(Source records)
━━━━━━━━━━━━━━━━━━━━━━━━━━━━━━

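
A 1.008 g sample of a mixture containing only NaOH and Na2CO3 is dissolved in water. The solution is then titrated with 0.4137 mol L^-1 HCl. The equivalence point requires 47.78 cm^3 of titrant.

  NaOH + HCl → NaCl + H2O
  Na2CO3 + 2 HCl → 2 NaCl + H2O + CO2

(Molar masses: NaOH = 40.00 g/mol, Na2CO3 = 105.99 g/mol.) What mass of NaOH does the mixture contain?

n(HCl) = 0.04778 × 0.4137 = 0.01977 mol
Let x = n(NaOH), y = n(Na2CO3).
Titrant: 1x + 2y = 0.01977;  mass: 40.00x + 105.99y = 1.008
Solving, x = 3.042 × 10^-3 mol, y = 8.362 × 10^-3 mol
mass of NaOH = 3.042 × 10^-3 × 40.00 = 0.1217 g

0.1217 g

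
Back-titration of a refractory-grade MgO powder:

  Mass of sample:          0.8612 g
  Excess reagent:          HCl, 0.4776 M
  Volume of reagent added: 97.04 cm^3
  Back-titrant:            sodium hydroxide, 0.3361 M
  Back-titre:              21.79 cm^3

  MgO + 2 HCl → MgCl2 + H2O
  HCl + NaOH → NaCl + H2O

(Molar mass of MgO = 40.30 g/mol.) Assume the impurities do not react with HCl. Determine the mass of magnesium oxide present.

n(HCl) added = 0.09704 × 0.4776 = 0.04635 mol
n(NaOH) used in back-titration = 0.02179 × 0.3361 = 7.324 × 10^-3 mol
n(HCl) left over = 7.324 × 10^-3 mol (1:1 ratio)
n(HCl) consumed by analyte = 0.04635 − 7.324 × 10^-3 = 0.03902 mol
From the 1:2 ratio, n(MgO) = 1/2 × 0.03902 = 0.01951 mol
mass of MgO = 0.01951 × 40.30 = 0.7863 g

0.7863 g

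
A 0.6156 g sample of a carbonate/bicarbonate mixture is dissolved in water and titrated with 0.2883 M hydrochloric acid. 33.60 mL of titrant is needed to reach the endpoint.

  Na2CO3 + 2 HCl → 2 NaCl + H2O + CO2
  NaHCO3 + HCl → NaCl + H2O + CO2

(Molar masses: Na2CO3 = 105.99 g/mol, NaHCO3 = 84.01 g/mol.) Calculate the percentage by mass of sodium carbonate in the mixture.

55.01 %

n(HCl) = 0.03360 × 0.2883 = 9.687 × 10^-3 mol
Let x = n(Na2CO3), y = n(NaHCO3).
Titrant: 2x + 1y = 9.687 × 10^-3;  mass: 105.99x + 84.01y = 0.6156
Solving, x = 3.195 × 10^-3 mol, y = 3.297 × 10^-3 mol
mass of Na2CO3 = 3.195 × 10^-3 × 105.99 = 0.3387 g
% Na2CO3 = 0.3387 / 0.6156 × 100 = 55.01 %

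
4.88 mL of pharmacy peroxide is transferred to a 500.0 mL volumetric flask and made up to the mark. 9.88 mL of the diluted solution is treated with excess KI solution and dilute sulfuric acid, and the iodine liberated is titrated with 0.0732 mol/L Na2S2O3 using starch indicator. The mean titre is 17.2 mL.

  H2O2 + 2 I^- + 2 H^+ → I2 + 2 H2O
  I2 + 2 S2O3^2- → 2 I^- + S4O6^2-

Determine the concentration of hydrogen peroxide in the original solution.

n(S2O3^2-) = 0.0172 × 0.0732 = 1.26 × 10^-3 mol
n(I2) = n(S2O3^2-)/2 = 6.30 × 10^-4 mol
n(H2O2) in the aliquot = 6.30 × 10^-4 mol (1:1 ratio)
[H2O2]_dilute = 6.30 × 10^-4 / 0.00988 = 0.0637 mol/L
[H2O2]_original = 0.0637 × 500.0/4.88 = 6.53 mol/L

6.53 mol/L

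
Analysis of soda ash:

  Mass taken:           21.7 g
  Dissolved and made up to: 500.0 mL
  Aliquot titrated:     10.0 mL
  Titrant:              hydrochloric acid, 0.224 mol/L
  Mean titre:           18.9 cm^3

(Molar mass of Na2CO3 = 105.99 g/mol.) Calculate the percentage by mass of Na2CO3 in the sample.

51.7 %

Na2CO3 + 2 HCl → 2 NaCl + H2O + CO2
n(HCl) per titration = 0.0189 × 0.224 = 4.23 × 10^-3 mol
From the 1:2 ratio, n(Na2CO3) in each aliquot = 1/2 × 4.23 × 10^-3 = 2.12 × 10^-3 mol
n(Na2CO3) in the whole flask = 2.12 × 10^-3 × 500.0/10.0 = 0.106 mol
mass of Na2CO3 = 0.106 × 105.99 = 11.2 g
% Na2CO3 = 11.2 / 21.7 × 100 = 51.7 %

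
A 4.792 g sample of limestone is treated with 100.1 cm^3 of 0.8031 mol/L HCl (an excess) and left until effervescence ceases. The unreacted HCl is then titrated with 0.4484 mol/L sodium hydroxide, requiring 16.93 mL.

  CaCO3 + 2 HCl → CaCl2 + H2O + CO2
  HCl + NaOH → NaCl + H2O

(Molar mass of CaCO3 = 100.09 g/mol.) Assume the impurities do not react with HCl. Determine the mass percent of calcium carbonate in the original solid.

n(HCl) added = 0.1001 × 0.8031 = 0.08039 mol
n(NaOH) used in back-titration = 0.01693 × 0.4484 = 7.591 × 10^-3 mol
n(HCl) left over = 7.591 × 10^-3 mol (1:1 ratio)
n(HCl) consumed by analyte = 0.08039 − 7.591 × 10^-3 = 0.07280 mol
From the 1:2 ratio, n(CaCO3) = 1/2 × 0.07280 = 0.03640 mol
mass of CaCO3 = 0.03640 × 100.09 = 3.643 g
% CaCO3 = 3.643 / 4.792 × 100 = 76.03 %

76.03 %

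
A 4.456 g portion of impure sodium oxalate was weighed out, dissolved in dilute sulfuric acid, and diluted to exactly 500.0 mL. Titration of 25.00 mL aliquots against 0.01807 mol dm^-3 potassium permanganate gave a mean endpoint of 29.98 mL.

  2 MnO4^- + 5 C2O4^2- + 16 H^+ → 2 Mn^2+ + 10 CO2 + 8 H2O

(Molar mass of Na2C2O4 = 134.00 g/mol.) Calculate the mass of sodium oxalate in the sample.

n(KMnO4) per titration = 0.02998 × 0.01807 = 5.417 × 10^-4 mol
From the 5:2 ratio, n(Na2C2O4) in each aliquot = 5/2 × 5.417 × 10^-4 = 1.354 × 10^-3 mol
n(Na2C2O4) in the whole flask = 1.354 × 10^-3 × 500.0/25.00 = 0.02709 mol
mass of Na2C2O4 = 0.02709 × 134.00 = 3.630 g

3.630 g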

━━━━━━━━━━━━━━━━━━━━━━━━━━━━━━

• EXERCISE:
Each line above with the string "treated" should be reported in full.

• WRITTEN ANSWER:
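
4.88 mL of pharmacy peroxide is transferred to a 500.0 mL volumetric flask and made up to the mark. 9.88 mL of the diluted solution is treated with excess KI solution and dilute sulfuric acid, and the iodine liberated is titrated with 0.0732 mol/L Na2S2O3 using starch indicator. The mean titre is 17.2 mL.
A 4.792 g sample of limestone is treated with 100.1 cm^3 of 0.8031 mol/L HCl (an excess) and left until effervescence ceases. The unreacted HCl is then titrated with 0.4484 mol/L sodium hydroxide, requiring 16.93 mL.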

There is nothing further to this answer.